Stored items
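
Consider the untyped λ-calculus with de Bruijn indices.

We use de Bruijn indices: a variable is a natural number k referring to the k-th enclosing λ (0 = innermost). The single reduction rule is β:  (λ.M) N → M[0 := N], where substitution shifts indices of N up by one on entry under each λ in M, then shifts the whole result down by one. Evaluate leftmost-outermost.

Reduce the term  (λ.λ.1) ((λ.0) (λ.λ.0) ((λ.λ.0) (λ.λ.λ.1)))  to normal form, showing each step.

  start: (λ.λ.1) ((λ.0) (λ.λ.0) ((λ.λ.0) (λ.λ.λ.1)))
  step 1: λ.(λ.0) (λ.λ.0) ((λ.λ.0) (λ.λ.λ.1))
  step 2: λ.(λ.λ.0) ((λ.λ.0) (λ.λ.λ.1))
  step 3: λ.λ.0

Answer: normal form = λ.λ.0  (in 3 steps)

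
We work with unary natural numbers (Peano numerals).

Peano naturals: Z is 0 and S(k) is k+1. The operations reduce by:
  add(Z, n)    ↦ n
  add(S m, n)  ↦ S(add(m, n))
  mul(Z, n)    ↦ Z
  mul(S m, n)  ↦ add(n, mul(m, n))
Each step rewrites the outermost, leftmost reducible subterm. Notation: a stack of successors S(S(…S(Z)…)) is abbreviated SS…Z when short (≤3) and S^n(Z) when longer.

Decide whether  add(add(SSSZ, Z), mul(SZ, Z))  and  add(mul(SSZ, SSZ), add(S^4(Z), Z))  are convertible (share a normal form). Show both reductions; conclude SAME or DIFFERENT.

Answer: DIFFERENT — A ⇓ SSSZ, B ⇓ S^8(Z)

Derivation:
Term A:
  start: add(add(SSSZ, Z), mul(SZ, Z))
  →1  add(S(add(SSZ, Z)), mul(SZ, Z))
  →2  S(add(add(SSZ, Z), mul(SZ, Z)))
  →3  S(add(S(add(SZ, Z)), mul(SZ, Z)))
  →4  S(S(add(add(SZ, Z), mul(SZ, Z))))
  →5  S(S(add(S(add(Z, Z)), mul(SZ, Z))))
  →6  S(S(S(add(add(Z, Z), mul(SZ, Z)))))
  →7  S(S(S(add(Z, mul(SZ, Z)))))
  →8  S(S(S(mul(SZ, Z))))
  →9  S(S(S(add(Z, mul(Z, Z)))))
  →10  S(S(S(mul(Z, Z))))
  →11  SSSZ

Term B:
  start: add(mul(SSZ, SSZ), add(S^4(Z), Z))
  →1  add(add(SSZ, mul(SZ, SSZ)), add(S^4(Z), Z))
  →2  add(S(add(SZ, mul(SZ, SSZ))), add(S^4(Z), Z))
  →3  S(add(add(SZ, mul(SZ, SSZ)), add(S^4(Z), Z)))
  →4  S(add(S(add(Z, mul(SZ, SSZ))), add(S^4(Z), Z)))
  →5  S(S(add(add(Z, mul(SZ, SSZ)), add(S^4(Z), Z))))
  →6  S(S(add(mul(SZ, SSZ), add(S^4(Z), Z))))
  →7  S(S(add(add(SSZ, mul(Z, SSZ)), add(S^4(Z), Z))))
  →8  S(S(add(S(add(SZ, mul(Z, SSZ))), add(S^4(Z), Z))))
  →9  S(S(S(add(add(SZ, mul(Z, SSZ)), add(S^4(Z), Z)))))
  →10  S(S(S(add(S(add(Z, mul(Z, SSZ))), add(S^4(Z), Z)))))
  →11  S(S(S(S(add(add(Z, mul(Z, SSZ)), add(S^4(Z), Z))))))
  →12  S(S(S(S(add(mul(Z, SSZ), add(S^4(Z), Z))))))
  →13  S(S(S(S(add(Z, add(S^4(Z), Z))))))
  →14  S(S(S(S(add(S^4(Z), Z)))))
  →15  S(S(S(S(S(add(SSSZ, Z))))))
  →16  S(S(S(S(S(S(add(SSZ, Z)))))))
  →17  S(S(S(S(S(S(S(add(SZ, Z))))))))
  →18  S(S(S(S(S(S(S(S(add(Z, Z)))))))))
  →19  S^8(Z)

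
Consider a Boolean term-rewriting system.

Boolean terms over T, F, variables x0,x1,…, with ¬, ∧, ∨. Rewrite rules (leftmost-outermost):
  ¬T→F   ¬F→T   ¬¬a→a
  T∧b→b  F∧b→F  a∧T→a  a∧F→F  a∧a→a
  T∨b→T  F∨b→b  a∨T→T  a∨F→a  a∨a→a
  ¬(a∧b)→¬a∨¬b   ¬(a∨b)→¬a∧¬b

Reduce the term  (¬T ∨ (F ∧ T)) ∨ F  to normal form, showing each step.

  start: (¬T ∨ (F ∧ T)) ∨ F
  step 1: ¬T ∨ (F ∧ T)
  step 2: F ∨ (F ∧ T)
  step 3: F ∧ T
  step 4: F

Answer: normal form = F  (in 4 steps)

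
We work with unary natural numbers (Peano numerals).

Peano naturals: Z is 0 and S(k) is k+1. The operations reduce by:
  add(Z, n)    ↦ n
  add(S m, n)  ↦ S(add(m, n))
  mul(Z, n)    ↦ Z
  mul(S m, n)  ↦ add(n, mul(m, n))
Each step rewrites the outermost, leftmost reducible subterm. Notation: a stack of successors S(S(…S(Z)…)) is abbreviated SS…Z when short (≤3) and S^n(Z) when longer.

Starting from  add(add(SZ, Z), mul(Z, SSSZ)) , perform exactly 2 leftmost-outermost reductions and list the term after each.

Answer: after 2 steps: S(add(add(Z, Z), mul(Z, SSSZ)))

Derivation:
  start: add(add(SZ, Z), mul(Z, SSSZ))
  [1] add(S(add(Z, Z)), mul(Z, SSSZ))
  [2] S(add(add(Z, Z), mul(Z, SSSZ)))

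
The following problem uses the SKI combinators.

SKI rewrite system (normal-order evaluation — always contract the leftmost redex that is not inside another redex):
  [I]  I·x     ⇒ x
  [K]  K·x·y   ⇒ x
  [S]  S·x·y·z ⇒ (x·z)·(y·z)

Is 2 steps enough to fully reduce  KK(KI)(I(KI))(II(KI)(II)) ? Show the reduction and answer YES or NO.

  start: KK(KI)(I(KI))(II(KI)(II))
  →1  K(I(KI))(II(KI)(II))
  →2  I(KI)

Answer: NO — after 2 steps the term is I(KI), not yet normal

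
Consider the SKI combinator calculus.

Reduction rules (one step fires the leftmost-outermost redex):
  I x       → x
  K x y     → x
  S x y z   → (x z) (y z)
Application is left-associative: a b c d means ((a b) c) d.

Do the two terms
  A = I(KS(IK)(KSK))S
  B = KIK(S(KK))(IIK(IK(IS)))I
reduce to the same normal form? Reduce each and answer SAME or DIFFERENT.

Term A:
  start: I(KS(IK)(KSK))S
  →1  KS(IK)(KSK)S
  →2  S(KSK)S
  →3  SSS

Term B:
  start: KIK(S(KK))(IIK(IK(IS)))I
  →1  I(S(KK))(IIK(IK(IS)))I
  →2  S(KK)(IIK(IK(IS)))I
  →3  KKI(IIK(IK(IS))I)
  →4  K(IIK(IK(IS))I)
  →5  K(IK(IK(IS))I)
  →6  K(K(IK(IS))I)
  →7  K(IK(IS))
  →8  K(K(IS))
  →9  K(KS)

Answer: DIFFERENT — A ⇓ SSS, B ⇓ K(KS)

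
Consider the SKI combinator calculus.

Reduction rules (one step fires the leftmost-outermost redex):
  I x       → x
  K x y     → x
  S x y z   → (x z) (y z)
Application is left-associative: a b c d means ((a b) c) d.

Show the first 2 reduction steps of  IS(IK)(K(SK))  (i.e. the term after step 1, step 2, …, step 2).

Answer: after 2 steps: SK(K(SK))

Reduction:
  start: IS(IK)(K(SK))
  step 1: S(IK)(K(SK))
  step 2: SK(K(SK))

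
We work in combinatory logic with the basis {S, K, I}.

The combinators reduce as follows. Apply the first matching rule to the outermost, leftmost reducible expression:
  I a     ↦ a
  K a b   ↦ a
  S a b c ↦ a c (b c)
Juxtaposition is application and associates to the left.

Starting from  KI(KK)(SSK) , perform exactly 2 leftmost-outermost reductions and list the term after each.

Answer: after 2 steps: SSK

Working:
  start: KI(KK)(SSK)
  [1] I(SSK)
  [2] SSK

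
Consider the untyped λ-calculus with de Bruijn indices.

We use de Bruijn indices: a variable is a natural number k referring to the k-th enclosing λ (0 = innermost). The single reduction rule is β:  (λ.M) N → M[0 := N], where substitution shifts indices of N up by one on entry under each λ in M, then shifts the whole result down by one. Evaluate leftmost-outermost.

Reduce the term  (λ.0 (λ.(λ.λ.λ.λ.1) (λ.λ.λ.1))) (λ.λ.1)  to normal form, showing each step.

  start: (λ.0 (λ.(λ.λ.λ.λ.1) (λ.λ.λ.1))) (λ.λ.1)
  →1  (λ.λ.1) (λ.(λ.λ.λ.λ.1) (λ.λ.λ.1))
  →2  λ.λ.(λ.λ.λ.λ.1) (λ.λ.λ.1)
  →3  λ.λ.λ.λ.λ.1

Answer: normal form = λ.λ.λ.λ.λ.1  (in 3 steps)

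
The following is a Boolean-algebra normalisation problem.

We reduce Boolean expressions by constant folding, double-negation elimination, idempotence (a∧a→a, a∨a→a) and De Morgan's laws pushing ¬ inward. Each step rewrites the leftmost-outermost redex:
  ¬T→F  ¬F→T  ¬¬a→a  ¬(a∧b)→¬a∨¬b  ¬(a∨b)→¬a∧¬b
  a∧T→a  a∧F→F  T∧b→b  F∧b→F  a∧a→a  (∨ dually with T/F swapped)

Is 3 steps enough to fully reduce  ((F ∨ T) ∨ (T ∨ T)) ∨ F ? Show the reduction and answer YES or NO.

Answer: YES — reaches normal form T in 3 ≤ 3 steps

Reduction:
  start: ((F ∨ T) ∨ (T ∨ T)) ∨ F
  step 1: (F ∨ T) ∨ (T ∨ T)
  step 2: T ∨ (T ∨ T)
  step 3: T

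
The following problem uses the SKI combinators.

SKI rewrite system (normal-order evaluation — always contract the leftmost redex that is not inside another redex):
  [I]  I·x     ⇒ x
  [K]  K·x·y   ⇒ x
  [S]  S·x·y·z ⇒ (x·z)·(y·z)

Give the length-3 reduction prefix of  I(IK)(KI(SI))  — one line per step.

Answer: after 3 steps: KI

Working:
  start: I(IK)(KI(SI))
  →1  IK(KI(SI))
  →2  K(KI(SI))
  →3  KI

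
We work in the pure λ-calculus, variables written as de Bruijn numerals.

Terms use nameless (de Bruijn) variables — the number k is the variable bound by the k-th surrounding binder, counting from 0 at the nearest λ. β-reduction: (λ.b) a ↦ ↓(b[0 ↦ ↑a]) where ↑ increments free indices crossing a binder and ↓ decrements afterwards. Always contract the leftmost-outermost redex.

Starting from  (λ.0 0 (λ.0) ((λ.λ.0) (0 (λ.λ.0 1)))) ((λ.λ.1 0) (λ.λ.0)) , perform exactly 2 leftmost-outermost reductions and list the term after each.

  start: (λ.0 0 (λ.0) ((λ.λ.0) (0 (λ.λ.0 1)))) ((λ.λ.1 0) (λ.λ.0))
  [1] (λ.λ.1 0) (λ.λ.0) ((λ.λ.1 0) (λ.λ.0)) (λ.0) ((λ.λ.0) ((λ.λ.1 0) (λ.λ.0) (λ.λ.0 1)))
  [2] (λ.(λ.λ.0) 0) ((λ.λ.1 0) (λ.λ.0)) (λ.0) ((λ.λ.0) ((λ.λ.1 0) (λ.λ.0) (λ.λ.0 1)))

Answer: after 2 steps: (λ.(λ.λ.0) 0) ((λ.λ.1 0) (λ.λ.0)) (λ.0) ((λ.λ.0) ((λ.λ.1 0) (λ.λ.0) (λ.λ.0 1)))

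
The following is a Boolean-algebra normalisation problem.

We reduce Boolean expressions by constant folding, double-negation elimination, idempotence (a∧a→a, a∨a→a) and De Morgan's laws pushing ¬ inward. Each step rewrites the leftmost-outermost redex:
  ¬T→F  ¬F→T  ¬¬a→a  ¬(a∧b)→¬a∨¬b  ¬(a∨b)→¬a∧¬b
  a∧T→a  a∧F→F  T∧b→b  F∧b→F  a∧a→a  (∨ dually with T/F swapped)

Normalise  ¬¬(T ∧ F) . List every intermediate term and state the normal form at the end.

  start: ¬¬(T ∧ F)
  [1] T ∧ F
  [2] F

Answer: normal form = F  (in 2 steps)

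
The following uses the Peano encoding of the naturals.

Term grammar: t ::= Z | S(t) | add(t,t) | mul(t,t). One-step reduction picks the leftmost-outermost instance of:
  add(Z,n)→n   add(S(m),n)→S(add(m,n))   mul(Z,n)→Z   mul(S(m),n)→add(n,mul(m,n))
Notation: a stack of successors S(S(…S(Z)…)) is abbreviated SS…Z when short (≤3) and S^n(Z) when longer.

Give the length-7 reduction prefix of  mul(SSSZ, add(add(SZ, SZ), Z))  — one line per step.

  start: mul(SSSZ, add(add(SZ, SZ), Z))
  →1  add(add(add(SZ, SZ), Z), mul(SSZ, add(add(SZ, SZ), Z)))
  →2  add(add(S(add(Z, SZ)), Z), mul(SSZ, add(add(SZ, SZ), Z)))
  →3  add(S(add(add(Z, SZ), Z)), mul(SSZ, add(add(SZ, SZ), Z)))
  →4  S(add(add(add(Z, SZ), Z), mul(SSZ, add(add(SZ, SZ), Z))))
  →5  S(add(add(SZ, Z), mul(SSZ, add(add(SZ, SZ), Z))))
  →6  S(add(S(add(Z, Z)), mul(SSZ, add(add(SZ, SZ), Z))))
  →7  S(S(add(add(Z, Z), mul(SSZ, add(add(SZ, SZ), Z)))))

Answer: after 7 steps: S(S(add(add(Z, Z), mul(SSZ, add(add(SZ, SZ), Z)))))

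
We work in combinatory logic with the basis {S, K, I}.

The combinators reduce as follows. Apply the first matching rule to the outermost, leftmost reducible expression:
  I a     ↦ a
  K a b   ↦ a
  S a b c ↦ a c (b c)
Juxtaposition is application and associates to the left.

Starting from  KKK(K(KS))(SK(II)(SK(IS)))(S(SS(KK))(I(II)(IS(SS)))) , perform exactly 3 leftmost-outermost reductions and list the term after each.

Answer: after 3 steps: KS

Derivation:
  start: KKK(K(KS))(SK(II)(SK(IS)))(S(SS(KK))(I(II)(IS(SS))))
  [1] K(K(KS))(SK(II)(SK(IS)))(S(SS(KK))(I(II)(IS(SS))))
  [2] K(KS)(S(SS(KK))(I(II)(IS(SS))))
  [3] KS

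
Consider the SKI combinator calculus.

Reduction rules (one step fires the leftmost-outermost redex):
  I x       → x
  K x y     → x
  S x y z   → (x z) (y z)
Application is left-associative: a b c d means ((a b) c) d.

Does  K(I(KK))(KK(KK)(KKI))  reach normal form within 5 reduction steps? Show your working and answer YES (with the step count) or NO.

  start: K(I(KK))(KK(KK)(KKI))
  step 1: I(KK)
  step 2: KK

Answer: YES — reaches normal form KK in 2 ≤ 5 steps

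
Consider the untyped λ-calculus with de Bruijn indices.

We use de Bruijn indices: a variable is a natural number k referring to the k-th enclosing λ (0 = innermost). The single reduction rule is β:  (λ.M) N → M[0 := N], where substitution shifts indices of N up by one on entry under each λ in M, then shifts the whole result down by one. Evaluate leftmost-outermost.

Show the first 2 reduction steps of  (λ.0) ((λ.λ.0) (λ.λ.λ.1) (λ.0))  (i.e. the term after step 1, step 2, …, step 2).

  start: (λ.0) ((λ.λ.0) (λ.λ.λ.1) (λ.0))
  [1] (λ.λ.0) (λ.λ.λ.1) (λ.0)
  [2] (λ.0) (λ.0)

Answer: after 2 steps: (λ.0) (λ.0)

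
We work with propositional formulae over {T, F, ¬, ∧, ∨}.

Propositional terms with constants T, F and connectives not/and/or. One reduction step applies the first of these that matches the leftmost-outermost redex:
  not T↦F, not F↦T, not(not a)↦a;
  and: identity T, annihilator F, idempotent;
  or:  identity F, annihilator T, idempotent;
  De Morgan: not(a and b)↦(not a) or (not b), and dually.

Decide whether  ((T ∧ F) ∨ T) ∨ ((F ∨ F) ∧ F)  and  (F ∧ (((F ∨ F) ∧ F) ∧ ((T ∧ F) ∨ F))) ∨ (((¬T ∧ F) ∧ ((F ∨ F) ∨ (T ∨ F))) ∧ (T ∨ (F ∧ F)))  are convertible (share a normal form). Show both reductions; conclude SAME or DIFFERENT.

Term A:
  start: ((T ∧ F) ∨ T) ∨ ((F ∨ F) ∧ F)
  →1  T ∨ ((F ∨ F) ∧ F)
  →2  T

Term B:
  start: (F ∧ (((F ∨ F) ∧ F) ∧ ((T ∧ F) ∨ F))) ∨ (((¬T ∧ F) ∧ ((F ∨ F) ∨ (T ∨ F))) ∧ (T ∨ (F ∧ F)))
  →1  F ∨ (((¬T ∧ F) ∧ ((F ∨ F) ∨ (T ∨ F))) ∧ (T ∨ (F ∧ F)))
  →2  ((¬T ∧ F) ∧ ((F ∨ F) ∨ (T ∨ F))) ∧ (T ∨ (F ∧ F))
  →3  (F ∧ ((F ∨ F) ∨ (T ∨ F))) ∧ (T ∨ (F ∧ F))
  →4  F ∧ (T ∨ (F ∧ F))
  →5  F

Answer: DIFFERENT — A ⇓ T, B ⇓ F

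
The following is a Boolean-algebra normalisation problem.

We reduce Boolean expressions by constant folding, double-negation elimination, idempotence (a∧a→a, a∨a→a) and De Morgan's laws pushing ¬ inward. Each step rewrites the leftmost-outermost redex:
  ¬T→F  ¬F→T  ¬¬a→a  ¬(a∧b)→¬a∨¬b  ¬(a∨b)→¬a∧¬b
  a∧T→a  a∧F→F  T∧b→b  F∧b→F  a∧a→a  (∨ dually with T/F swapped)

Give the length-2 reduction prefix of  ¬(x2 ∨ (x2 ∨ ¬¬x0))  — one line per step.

  start: ¬(x2 ∨ (x2 ∨ ¬¬x0))
  →1  ¬x2 ∧ ¬(x2 ∨ ¬¬x0)
  →2  ¬x2 ∧ (¬x2 ∧ ¬¬¬x0)

Answer: after 2 steps: ¬x2 ∧ (¬x2 ∧ ¬¬¬x0)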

To do: Search the data for the string "annihilator" and copy each line where it appears.

Solution:
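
  and: identity T, annihilator F, idempotent;
  or:  identity F, annihilator T, idempotent;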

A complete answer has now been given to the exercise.